*Required work*
Restate the opening lines of the material below word for word, stopping after the line that contains "Answer: 523269".

Input: Begin

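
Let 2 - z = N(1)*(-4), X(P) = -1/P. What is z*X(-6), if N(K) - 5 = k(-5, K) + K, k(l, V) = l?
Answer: 1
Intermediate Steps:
N(K) = K (N(K) = 5 + (-5 + K) = K)
z = 6 (z = 2 - (-4) = 2 - 1*(-4) = 2 + 4 = 6)
z*X(-6) = 6*(-1/(-6)) = 6*(-1*(-1/6)) = 6*(1/6) = 1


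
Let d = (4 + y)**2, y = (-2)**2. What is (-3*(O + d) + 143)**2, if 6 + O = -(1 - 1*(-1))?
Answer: 625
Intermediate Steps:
y = 4
d = 64 (d = (4 + 4)**2 = 8**2 = 64)
O = -8 (O = -6 - (1 - 1*(-1)) = -6 - (1 + 1) = -6 - 1*2 = -6 - 2 = -8)
(-3*(O + d) + 143)**2 = (-3*(-8 + 64) + 143)**2 = (-3*56 + 143)**2 = (-168 + 143)**2 = (-25)**2 = 625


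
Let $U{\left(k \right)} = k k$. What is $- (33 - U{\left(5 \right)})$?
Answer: $-8$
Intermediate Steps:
$U{\left(k \right)} = k^{2}$
$- (33 - U{\left(5 \right)}) = - (33 - 5^{2}) = - (33 - 25) = \left(-1\right) 8 = -8$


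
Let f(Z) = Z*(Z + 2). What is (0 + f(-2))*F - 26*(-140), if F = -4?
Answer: 3640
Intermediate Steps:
f(Z) = Z*(2 + Z)
(0 + f(-2))*F - 26*(-140) = (0 - 2*(2 - 2))*(-4) - 26*(-140) = (0 - 2*0)*(-4) + 3640 = (0 + 0)*(-4) + 3640 = 0*(-4) + 3640 = 0 + 3640 = 3640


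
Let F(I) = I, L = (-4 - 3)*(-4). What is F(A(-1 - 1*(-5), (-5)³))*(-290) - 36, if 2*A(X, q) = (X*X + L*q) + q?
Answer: 523269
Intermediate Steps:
L = 28 (L = -7*(-4) = 28)
A(X, q) = X²/2 + 29*q/2 (A(X, q) = ((X*X + 28*q) + q)/2 = ((X² + 28*q) + q)/2 = (X² + 29*q)/2 = X²/2 + 29*q/2)
F(A(-1 - 1*(-5), (-5)³))*(-290) - 36 = ((-1 - 1*(-5))²/2 + (29/2)*(-5)³)*(-290) - 36 = ((-1 + 5)²/2 + (29/2)*(-125))*(-290) - 36 = ((½)*4² - 3625/2)*(-290) - 36 = ((½)*16 - 3625/2)*(-290) - 36 = (8 - 3625/2)*(-290) - 36 = -3609/2*(-290) - 36 = 523305 - 36 = 523269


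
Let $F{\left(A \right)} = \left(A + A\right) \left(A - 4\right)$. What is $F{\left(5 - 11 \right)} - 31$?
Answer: $89$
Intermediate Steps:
$F{\left(A \right)} = 2 A \left(-4 + A\right)$
$F{\left(5 - 11 \right)} - 31 = 2 \left(5 - 11\right) \left(-4 + \left(5 - 11\right)\right) - 31 = 2 \left(-6\right) \left(-4 - 6\right) + \left(-145 + 114\right) = 2 \left(-6\right) \left(-10\right) - 31 = 120 - 31 = 89$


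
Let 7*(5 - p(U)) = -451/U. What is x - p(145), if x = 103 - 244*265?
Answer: -65530881/1015 ≈ -64562.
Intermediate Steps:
x = -64557 (x = 103 - 64660 = -64557)
p(U) = 5 + 451/(7*U) (p(U) = 5 - (-451)/(7*U) = 5 + 451/(7*U))
x - p(145) = -64557 - (5 + (451/7)/145) = -64557 - (5 + (451/7)*(1/145)) = -64557 - (5 + 451/1015) = -64557 - 1*5526/1015 = -64557 - 5526/1015 = -65530881/1015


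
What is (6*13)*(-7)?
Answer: -546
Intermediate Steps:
(6*13)*(-7) = 78*(-7) = -546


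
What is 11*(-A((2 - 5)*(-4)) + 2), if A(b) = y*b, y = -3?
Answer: 418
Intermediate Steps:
A(b) = -3*b
11*(-A((2 - 5)*(-4)) + 2) = 11*(-(-3)*(2 - 5)*(-4) + 2) = 11*(-(-3)*(-3*(-4)) + 2) = 11*(-(-3)*12 + 2) = 11*(-1*(-36) + 2) = 11*(36 + 2) = 11*38 = 418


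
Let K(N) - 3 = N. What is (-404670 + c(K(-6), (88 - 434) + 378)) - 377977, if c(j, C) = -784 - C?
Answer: -783463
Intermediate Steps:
K(N) = 3 + N
(-404670 + c(K(-6), (88 - 434) + 378)) - 377977 = (-404670 + (-784 - ((88 - 434) + 378))) - 377977 = (-404670 + (-784 - (-346 + 378))) - 377977 = (-404670 + (-784 - 1*32)) - 377977 = (-404670 + (-784 - 32)) - 377977 = (-404670 - 816) - 377977 = -405486 - 377977 = -783463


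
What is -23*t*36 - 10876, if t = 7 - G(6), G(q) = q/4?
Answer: -15430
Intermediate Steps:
G(q) = q/4 (G(q) = q*(¼) = q/4)
t = 11/2 (t = 7 - 6/4 = 7 - 1*3/2 = 7 - 3/2 = 11/2 ≈ 5.5000)
-23*t*36 - 10876 = -23*11/2*36 - 10876 = -253/2*36 - 10876 = -4554 - 10876 = -15430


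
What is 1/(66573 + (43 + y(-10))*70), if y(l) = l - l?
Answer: 1/69583 ≈ 1.4371e-5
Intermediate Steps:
y(l) = 0
1/(66573 + (43 + y(-10))*70) = 1/(66573 + (43 + 0)*70) = 1/(66573 + 43*70) = 1/(66573 + 3010) = 1/69583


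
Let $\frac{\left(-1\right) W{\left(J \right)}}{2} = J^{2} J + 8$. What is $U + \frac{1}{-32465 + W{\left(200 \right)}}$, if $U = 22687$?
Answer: $\frac{363728896446}{16032481} \approx 22687.0$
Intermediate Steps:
$W{\left(J \right)} = -16 - 2 J^{3}$ ($W{\left(J \right)} = - 2 \left(J^{2} J + 8\right) = - 2 \left(J^{3} + 8\right) = - 2 \left(8 + J^{3}\right) = -16 - 2 J^{3}$)
$U + \frac{1}{-32465 + W{\left(200 \right)}} = 22687 + \frac{1}{-32465 - \left(16 + 2 \cdot 200^{3}\right)} = 22687 + \frac{1}{-32465 - 16000016} = 22687 + \frac{1}{-16032481} = 22687 - \frac{1}{16032481} = \frac{363728896446}{16032481}$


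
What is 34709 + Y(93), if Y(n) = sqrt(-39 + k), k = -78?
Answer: 34709 + 3*I*sqrt(13) ≈ 34709.0 + 10.817*I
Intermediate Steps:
Y(n) = 3*I*sqrt(13) (Y(n) = sqrt(-39 - 78) = sqrt(-117) = 3*I*sqrt(13))
34709 + Y(93) = 34709 + 3*I*sqrt(13)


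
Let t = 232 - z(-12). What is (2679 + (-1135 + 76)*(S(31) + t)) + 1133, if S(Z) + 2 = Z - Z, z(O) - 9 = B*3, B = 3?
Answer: -220696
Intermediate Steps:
z(O) = 18 (z(O) = 9 + 3*3 = 9 + 9 = 18)
S(Z) = -2 (S(Z) = -2 + (Z - Z) = -2 + 0 = -2)
t = 214 (t = 232 - 1*18 = 232 - 18 = 214)
(2679 + (-1135 + 76)*(S(31) + t)) + 1133 = (2679 + (-1135 + 76)*(-2 + 214)) + 1133 = (2679 - 1059*212) + 1133 = (2679 - 224508) + 1133 = -221829 + 1133 = -220696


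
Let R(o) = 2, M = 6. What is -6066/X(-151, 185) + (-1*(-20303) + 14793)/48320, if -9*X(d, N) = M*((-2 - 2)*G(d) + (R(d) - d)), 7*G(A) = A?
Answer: 78410789/2023400 ≈ 38.752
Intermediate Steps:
G(A) = A/7
X(d, N) = -4/3 + 22*d/21 (X(d, N) = -2*((-2 - 2)*(d/7) + (2 - d))/3 = -2*(-4*d/7 + (2 - d))/3 = -2*(2 - 11*d/7)/3 = -(12 - 66*d/7)/9 = -4/3 + 22*d/21)
-6066/X(-151, 185) + (-1*(-20303) + 14793)/48320 = -6066/(-4/3 + (22/21)*(-151)) + (-1*(-20303) + 14793)/48320 = -6066/(-4/3 - 3322/21) + (20303 + 14793)*(1/48320) = -6066/(-3350/21) + 35096*(1/48320) = -6066*(-21/3350) + 4387/6040 = 63693/1675 + 4387/6040 = 78410789/2023400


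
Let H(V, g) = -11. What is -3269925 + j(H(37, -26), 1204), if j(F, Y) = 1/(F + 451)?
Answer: -1438766999/440 ≈ -3.2699e+6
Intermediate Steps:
j(F, Y) = 1/(451 + F)
-3269925 + j(H(37, -26), 1204) = -3269925 + 1/(451 - 11) = -3269925 + 1/440 = -1438766999/440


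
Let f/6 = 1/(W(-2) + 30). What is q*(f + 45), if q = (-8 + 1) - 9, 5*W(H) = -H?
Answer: -13740/19 ≈ -723.16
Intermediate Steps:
W(H) = -H/5 (W(H) = (-H)/5 = -H/5)
f = 15/76 (f = 6/(-1/5*(-2) + 30) = 6/(2/5 + 30) = 6/(152/5) = 6*(5/152) = 15/76 ≈ 0.19737)
q = -16 (q = -7 - 9 = -16)
q*(f + 45) = -16*(15/76 + 45) = -16*3435/76 = -13740/19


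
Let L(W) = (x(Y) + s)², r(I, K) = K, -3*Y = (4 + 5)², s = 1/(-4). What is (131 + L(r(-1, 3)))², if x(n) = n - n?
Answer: 4397409/256 ≈ 17177.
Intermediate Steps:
s = -¼ ≈ -0.25000
Y = -27 (Y = -(4 + 5)²/3 = -⅓*9² = -⅓*81 = -27)
x(n) = 0
L(W) = 1/16 (L(W) = (0 - ¼)² = (-¼)² = 1/16)
(131 + L(r(-1, 3)))² = (131 + 1/16)² = (2097/16)² = 4397409/256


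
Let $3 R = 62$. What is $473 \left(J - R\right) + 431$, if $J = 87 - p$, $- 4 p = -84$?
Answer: $\frac{65621}{3} \approx 21874.0$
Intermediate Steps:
$R = \frac{62}{3}$ ($R = \frac{1}{3} \cdot 62 = \frac{62}{3} \approx 20.667$)
$p = 21$ ($p = \left(- \frac{1}{4}\right) \left(-84\right) = 21$)
$J = 66$ ($J = 87 - 21 = 66$)
$473 \left(J - R\right) + 431 = 473 \left(66 - \frac{62}{3}\right) + 431 = 473 \cdot \frac{136}{3} + 431 = \frac{64328}{3} + 431 = \frac{65621}{3}$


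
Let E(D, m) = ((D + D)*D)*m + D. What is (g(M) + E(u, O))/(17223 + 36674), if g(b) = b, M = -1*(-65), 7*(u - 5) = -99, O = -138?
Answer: -1127759/2640953 ≈ -0.42703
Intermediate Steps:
u = -64/7 (u = 5 + (1/7)*(-99) = 5 - 99/7 = -64/7 ≈ -9.1429)
M = 65
E(D, m) = D + 2*m*D**2 (E(D, m) = ((2*D)*D)*m + D = (2*D**2)*m + D = 2*m*D**2 + D = D + 2*m*D**2)
(g(M) + E(u, O))/(17223 + 36674) = (65 - 64*(1 + 2*(-64/7)*(-138))/7)/(17223 + 36674) = (65 - 64*(1 + 17664/7)/7)/53897 = (65 - 64/7*17671/7)*(1/53897) = (65 - 1130944/49)*(1/53897) = -1127759/49*1/53897 = -1127759/2640953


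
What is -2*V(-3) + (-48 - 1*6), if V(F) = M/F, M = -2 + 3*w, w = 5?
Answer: -136/3 ≈ -45.333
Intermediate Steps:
M = 13 (M = -2 + 3*5 = -2 + 15 = 13)
V(F) = 13/F
-2*V(-3) + (-48 - 1*6) = -26/(-3) + (-48 - 1*6) = -26*(-1)/3 + (-48 - 6) = -2*(-13/3) - 54 = 26/3 - 54 = -136/3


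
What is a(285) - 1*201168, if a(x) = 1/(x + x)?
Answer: -114665759/570 ≈ -2.0117e+5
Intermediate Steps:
a(x) = 1/(2*x)
a(285) - 1*201168 = (½)/285 - 1*201168 = (½)*(1/285) - 201168 = 1/570 - 201168 = -114665759/570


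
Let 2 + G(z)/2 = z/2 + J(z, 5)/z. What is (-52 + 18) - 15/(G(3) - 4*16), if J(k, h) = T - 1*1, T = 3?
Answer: -6449/191 ≈ -33.764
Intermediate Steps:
J(k, h) = 2 (J(k, h) = 3 - 1*1 = 3 - 1 = 2)
G(z) = -4 + z + 4/z (G(z) = -4 + 2*(z/2 + 2/z) = -4 + (z + 4/z) = -4 + z + 4/z)
(-52 + 18) - 15/(G(3) - 4*16) = (-52 + 18) - 15/((-4 + 3 + 4/3) - 4*16) = -34 - 15/((-4 + 3 + 4*(1/3)) - 64) = -34 - 15/((-4 + 3 + 4/3) - 64) = -34 - 15/(1/3 - 64) = -34 - 15/(-191/3) = -34 - 3/191*(-15) = -34 + 45/191 = -6449/191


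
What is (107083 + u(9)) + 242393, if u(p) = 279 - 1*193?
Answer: 349562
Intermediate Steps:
u(p) = 86 (u(p) = 279 - 193 = 86)
(107083 + u(9)) + 242393 = (107083 + 86) + 242393 = 107169 + 242393 = 349562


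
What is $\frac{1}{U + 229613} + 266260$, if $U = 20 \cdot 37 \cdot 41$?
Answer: $\frac{69215085781}{259953} \approx 2.6626 \cdot 10^{5}$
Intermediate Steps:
$U = 30340$ ($U = 740 \cdot 41 = 30340$)
$\frac{1}{U + 229613} + 266260 = \frac{1}{30340 + 229613} + 266260 = \frac{1}{259953} + 266260 = \frac{69215085781}{259953}$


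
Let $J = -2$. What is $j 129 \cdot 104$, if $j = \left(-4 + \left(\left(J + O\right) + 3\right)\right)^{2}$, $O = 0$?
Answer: $120744$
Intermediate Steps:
$j = 9$ ($j = \left(-4 + \left(\left(-2 + 0\right) + 3\right)\right)^{2} = \left(-4 + \left(-2 + 3\right)\right)^{2} = \left(-4 + 1\right)^{2} = \left(-3\right)^{2} = 9$)
$j 129 \cdot 104 = 9 \cdot 129 \cdot 104 = 1161 \cdot 104 = 120744$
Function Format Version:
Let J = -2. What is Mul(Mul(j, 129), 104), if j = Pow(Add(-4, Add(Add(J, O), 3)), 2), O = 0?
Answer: 120744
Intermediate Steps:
j = 9 (j = Pow(Add(-4, Add(Add(-2, 0), 3)), 2) = Pow(Add(-4, Add(-2, 3)), 2) = Pow(Add(-4, 1), 2) = Pow(-3, 2) = 9)
Mul(Mul(j, 129), 104) = Mul(Mul(9, 129), 104) = Mul(1161, 104) = 120744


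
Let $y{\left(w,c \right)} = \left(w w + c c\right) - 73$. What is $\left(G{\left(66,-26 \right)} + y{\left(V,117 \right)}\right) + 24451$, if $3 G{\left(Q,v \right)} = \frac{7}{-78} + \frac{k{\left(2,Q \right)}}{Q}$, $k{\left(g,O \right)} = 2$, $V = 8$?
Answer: $\frac{32716381}{858} \approx 38131.0$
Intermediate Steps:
$y{\left(w,c \right)} = -73 + c^{2} + w^{2}$ ($y{\left(w,c \right)} = \left(w^{2} + c^{2}\right) - 73 = \left(c^{2} + w^{2}\right) - 73 = -73 + c^{2} + w^{2}$)
$G{\left(Q,v \right)} = - \frac{7}{234} + \frac{2}{3 Q}$ ($G{\left(Q,v \right)} = \frac{\frac{7}{-78} + \frac{2}{Q}}{3} = \frac{7 \left(- \frac{1}{78}\right) + \frac{2}{Q}}{3} = \frac{- \frac{7}{78} + \frac{2}{Q}}{3} = - \frac{7}{234} + \frac{2}{3 Q}$)
$\left(G{\left(66,-26 \right)} + y{\left(V,117 \right)}\right) + 24451 = \left(\frac{156 - 462}{234 \cdot 66} + \left(-73 + 117^{2} + 8^{2}\right)\right) + 24451 = \left(\frac{1}{234} \cdot \frac{1}{66} \left(156 - 462\right) + \left(-73 + 13689 + 64\right)\right) + 24451 = \left(\frac{1}{234} \cdot \frac{1}{66} \left(-306\right) + 13680\right) + 24451 = \left(- \frac{17}{858} + 13680\right) + 24451 = \frac{11737423}{858} + 24451 = \frac{32716381}{858}$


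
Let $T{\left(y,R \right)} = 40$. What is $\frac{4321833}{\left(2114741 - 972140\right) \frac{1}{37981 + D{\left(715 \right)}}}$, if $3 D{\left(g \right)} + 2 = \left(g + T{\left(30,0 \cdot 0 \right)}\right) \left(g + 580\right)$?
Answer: $\frac{1572666047926}{1142601} \approx 1.3764 \cdot 10^{6}$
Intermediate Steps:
$D{\left(g \right)} = - \frac{2}{3} + \frac{\left(40 + g\right) \left(580 + g\right)}{3}$ ($D{\left(g \right)} = - \frac{2}{3} + \frac{\left(g + 40\right) \left(g + 580\right)}{3} = - \frac{2}{3} + \frac{\left(40 + g\right) \left(580 + g\right)}{3}$)
$\frac{4321833}{\left(2114741 - 972140\right) \frac{1}{37981 + D{\left(715 \right)}}} = \frac{4321833}{\left(2114741 - 972140\right) \frac{1}{37981 + \left(\frac{23198}{3} + \frac{715^{2}}{3} + \frac{620}{3} \cdot 715\right)}} = \frac{4321833}{1142601 \frac{1}{37981 + \left(\frac{23198}{3} + \frac{1}{3} \cdot 511225 + \frac{443300}{3}\right)}} = \frac{4321833}{1142601 \frac{1}{37981 + \left(\frac{23198}{3} + \frac{511225}{3} + \frac{443300}{3}\right)}} = \frac{4321833}{1142601 \frac{1}{37981 + \frac{977723}{3}}} = \frac{4321833}{1142601 \frac{1}{\frac{1091666}{3}}} = \frac{4321833}{1142601 \cdot \frac{3}{1091666}} = \frac{4321833}{\frac{3427803}{1091666}} = 4321833 \cdot \frac{1091666}{3427803} = \frac{1572666047926}{1142601}$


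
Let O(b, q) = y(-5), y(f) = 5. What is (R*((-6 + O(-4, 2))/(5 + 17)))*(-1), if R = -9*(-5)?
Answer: 45/22 ≈ 2.0455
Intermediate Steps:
R = 45
O(b, q) = 5
(R*((-6 + O(-4, 2))/(5 + 17)))*(-1) = (45*((-6 + 5)/(5 + 17)))*(-1) = (45*(-1/22))*(-1) = -45/22*(-1) = 45/22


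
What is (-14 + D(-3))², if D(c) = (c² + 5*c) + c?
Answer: 529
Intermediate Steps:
D(c) = c² + 6*c
(-14 + D(-3))² = (-14 - 3*(6 - 3))² = (-14 - 3*3)² = (-14 - 9)² = (-23)² = 529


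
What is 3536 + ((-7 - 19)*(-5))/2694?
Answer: 4763057/1347 ≈ 3536.0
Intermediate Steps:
3536 + ((-7 - 19)*(-5))/2694 = 3536 - 26*(-5)*(1/2694) = 3536 + 130*(1/2694) = 3536 + 65/1347 = 4763057/1347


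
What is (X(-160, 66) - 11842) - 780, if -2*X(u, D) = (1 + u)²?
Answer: -50525/2 ≈ -25263.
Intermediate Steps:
X(u, D) = -(1 + u)²/2
(X(-160, 66) - 11842) - 780 = (-(1 - 160)²/2 - 11842) - 780 = (-½*(-159)² - 11842) - 780 = (-½*25281 - 11842) - 780 = (-25281/2 - 11842) - 780 = -48965/2 - 780 = -50525/2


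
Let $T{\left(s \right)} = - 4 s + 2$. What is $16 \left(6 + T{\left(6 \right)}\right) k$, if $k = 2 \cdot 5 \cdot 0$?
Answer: $0$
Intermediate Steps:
$T{\left(s \right)} = 2 - 4 s$
$k = 0$ ($k = 10 \cdot 0 = 0$)
$16 \left(6 + T{\left(6 \right)}\right) k = 16 \left(6 + \left(2 - 24\right)\right) 0 = 16 \left(6 - 22\right) 0 = 16 \left(-16\right) 0 = \left(-256\right) 0 = 0$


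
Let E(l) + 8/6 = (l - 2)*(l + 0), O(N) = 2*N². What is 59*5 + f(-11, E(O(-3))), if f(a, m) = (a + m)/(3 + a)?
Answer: 6253/24 ≈ 260.54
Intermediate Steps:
E(l) = -4/3 + l*(-2 + l) (E(l) = -4/3 + (l - 2)*(l + 0) = -4/3 + (-2 + l)*l = -4/3 + l*(-2 + l))
f(a, m) = (a + m)/(3 + a)
59*5 + f(-11, E(O(-3))) = 59*5 + (-11 + (-4/3 + (2*(-3)²)² - 4*(-3)²))/(3 - 11) = 295 + (-11 + (-4/3 + (2*9)² - 4*9))/(-8) = 295 - (-11 + (-4/3 + 18² - 2*18))/8 = 295 - (-11 + (-4/3 + 324 - 36))/8 = 295 - (-11 + 860/3)/8 = 295 - ⅛*827/3 = 295 - 827/24 = 6253/24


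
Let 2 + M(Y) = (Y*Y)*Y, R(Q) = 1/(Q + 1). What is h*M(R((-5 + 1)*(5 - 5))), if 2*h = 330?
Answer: -165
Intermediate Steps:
R(Q) = 1/(1 + Q)
M(Y) = -2 + Y³ (M(Y) = -2 + (Y*Y)*Y = -2 + Y²*Y = -2 + Y³)
h = 165 (h = (½)*330 = 165)
h*M(R((-5 + 1)*(5 - 5))) = 165*(-2 + (1/(1 + (-5 + 1)*(5 - 5)))³) = 165*(-2 + (1/(1 - 4*0))³) = 165*(-2 + (1/(1 + 0))³) = 165*(-2 + (1/1)³) = 165*(-2 + 1³) = 165*(-2 + 1) = 165*(-1) = -165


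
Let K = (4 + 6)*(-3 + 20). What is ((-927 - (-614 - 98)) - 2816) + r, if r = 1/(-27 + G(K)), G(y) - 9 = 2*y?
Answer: -975981/322 ≈ -3031.0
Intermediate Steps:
K = 170 (K = 10*17 = 170)
G(y) = 9 + 2*y
r = 1/322 (r = 1/(-27 + (9 + 2*170)) = 1/(-27 + (9 + 340)) = 1/(-27 + 349) = 1/322 ≈ 0.0031056)
((-927 - (-614 - 98)) - 2816) + r = ((-927 - (-614 - 98)) - 2816) + 1/322 = ((-927 - 1*(-712)) - 2816) + 1/322 = ((-927 + 712) - 2816) + 1/322 = (-215 - 2816) + 1/322 = -3031 + 1/322 = -975981/322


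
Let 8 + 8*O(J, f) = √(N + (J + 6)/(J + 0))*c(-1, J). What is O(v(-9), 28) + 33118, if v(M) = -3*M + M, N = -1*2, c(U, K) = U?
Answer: 33117 - I*√6/24 ≈ 33117.0 - 0.10206*I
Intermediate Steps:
N = -2
v(M) = -2*M
O(J, f) = -1 - √(-2 + (6 + J)/J)/8 (O(J, f) = -1 + (√(-2 + (J + 6)/(J + 0))*(-1))/8 = -1 + (√(-2 + (6 + J)/J)*(-1))/8 = -1 + (-√(-2 + (6 + J)/J))/8 = -1 - √(-2 + (6 + J)/J)/8)
O(v(-9), 28) + 33118 = (-1 - I*√2*√(-6 - 2*(-9))/6/8) + 33118 = (-1 - I*√2*√(-6 + 18)/6/8) + 33118 = (-1 - I*√6/3/8) + 33118 = (-1 - I*√6/24) + 33118 = 33117 - I*√6/24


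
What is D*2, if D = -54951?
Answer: -109902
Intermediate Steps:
D*2 = -54951*2 = -109902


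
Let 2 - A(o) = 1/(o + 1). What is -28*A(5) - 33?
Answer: -253/3 ≈ -84.333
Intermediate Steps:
A(o) = 2 - 1/(1 + o) (A(o) = 2 - 1/(o + 1) = 2 - 1/(1 + o))
-28*A(5) - 33 = -28*(1 + 2*5)/(1 + 5) - 33 = -28*(1 + 10)/6 - 33 = -14*11/3 - 33 = -28*11/6 - 33 = -154/3 - 33 = -253/3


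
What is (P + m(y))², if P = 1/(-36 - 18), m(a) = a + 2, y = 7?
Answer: 235225/2916 ≈ 80.667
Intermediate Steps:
m(a) = 2 + a
P = -1/54 (P = 1/(-54) = -1/54 ≈ -0.018519)
(P + m(y))² = (-1/54 + (2 + 7))² = (-1/54 + 9)² = (485/54)² = 235225/2916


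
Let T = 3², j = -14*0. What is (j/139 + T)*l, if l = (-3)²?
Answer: 81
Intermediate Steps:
j = 0
l = 9
T = 9
(j/139 + T)*l = (0/139 + 9)*9 = (0*(1/139) + 9)*9 = (0 + 9)*9 = 9*9 = 81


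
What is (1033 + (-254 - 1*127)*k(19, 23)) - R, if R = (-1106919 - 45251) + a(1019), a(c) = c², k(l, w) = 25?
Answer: 105317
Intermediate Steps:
R = -113809 (R = (-1106919 - 45251) + 1019² = -1152170 + 1038361 = -113809)
(1033 + (-254 - 1*127)*k(19, 23)) - R = (1033 + (-254 - 1*127)*25) - 1*(-113809) = (1033 + (-254 - 127)*25) + 113809 = (1033 - 381*25) + 113809 = (1033 - 9525) + 113809 = -8492 + 113809 = 105317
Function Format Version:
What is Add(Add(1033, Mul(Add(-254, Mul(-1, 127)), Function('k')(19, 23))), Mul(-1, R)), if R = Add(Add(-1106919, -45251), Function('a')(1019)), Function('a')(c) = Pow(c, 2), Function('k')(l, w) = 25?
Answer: 105317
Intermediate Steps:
R = -113809 (R = Add(Add(-1106919, -45251), Pow(1019, 2)) = Add(-1152170, 1038361) = -113809)
Add(Add(1033, Mul(Add(-254, Mul(-1, 127)), Function('k')(19, 23))), Mul(-1, R)) = Add(Add(1033, Mul(Add(-254, Mul(-1, 127)), 25)), Mul(-1, -113809)) = Add(Add(1033, Mul(Add(-254, -127), 25)), 113809) = Add(Add(1033, Mul(-381, 25)), 113809) = Add(Add(1033, -9525), 113809) = Add(-8492, 113809) = 105317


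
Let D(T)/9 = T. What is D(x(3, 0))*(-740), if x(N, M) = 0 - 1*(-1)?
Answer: -6660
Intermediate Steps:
x(N, M) = 1 (x(N, M) = 0 + 1 = 1)
D(T) = 9*T
D(x(3, 0))*(-740) = (9*1)*(-740) = 9*(-740) = -6660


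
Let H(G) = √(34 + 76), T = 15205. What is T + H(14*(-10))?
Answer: 15205 + √110 ≈ 15215.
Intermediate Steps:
H(G) = √110
T + H(14*(-10)) = 15205 + √110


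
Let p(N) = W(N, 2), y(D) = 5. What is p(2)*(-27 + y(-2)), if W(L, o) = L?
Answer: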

Input: End

*Exercise answer*
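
Let 2 - z = N(1)*(-4), X(P) = -1/P. What is z*X(-6), if N(K) - 5 = k(-5, K) + K, k(l, V) = l?
Answer: 1
Intermediate Steps:
N(K) = K (N(K) = 5 + (-5 + K) = K)
z = 6 (z = 2 - (-4) = 2 - 1*(-4) = 2 + 4 = 6)
z*X(-6) = 6*(-1/(-6)) = 6*(-1*(-1/6)) = 6*(1/6) = 1


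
Let d = (4 + y)**2, y = (-2)**2. What is (-3*(O + d) + 143)**2, if 6 + O = -(1 - 1*(-1))?
Answer: 625
Intermediate Steps:
y = 4
d = 64 (d = (4 + 4)**2 = 8**2 = 64)
O = -8 (O = -6 - (1 - 1*(-1)) = -6 - (1 + 1) = -6 - 1*2 = -6 - 2 = -8)
(-3*(O + d) + 143)**2 = (-3*(-8 + 64) + 143)**2 = (-3*56 + 143)**2 = (-168 + 143)**2 = (-25)**2 = 625


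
Let $U{\left(k \right)} = k k$. What is $- (33 - U{\left(5 \right)})$?
Answer: $-8$
Intermediate Steps:
$U{\left(k \right)} = k^{2}$
$- (33 - U{\left(5 \right)}) = - (33 - 5^{2}) = - (33 - 25) = \left(-1\right) 8 = -8$


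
Let f(Z) = Z*(Z + 2). What is (0 + f(-2))*F - 26*(-140), if F = -4?
Answer: 3640
Intermediate Steps:
f(Z) = Z*(2 + Z)
(0 + f(-2))*F - 26*(-140) = (0 - 2*(2 - 2))*(-4) - 26*(-140) = (0 - 2*0)*(-4) + 3640 = (0 + 0)*(-4) + 3640 = 0*(-4) + 3640 = 0 + 3640 = 3640


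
Let F(I) = I, L = (-4 - 3)*(-4). What is F(A(-1 - 1*(-5), (-5)³))*(-290) - 36, if 2*A(X, q) = (X*X + L*q) + q?
Answer: 523269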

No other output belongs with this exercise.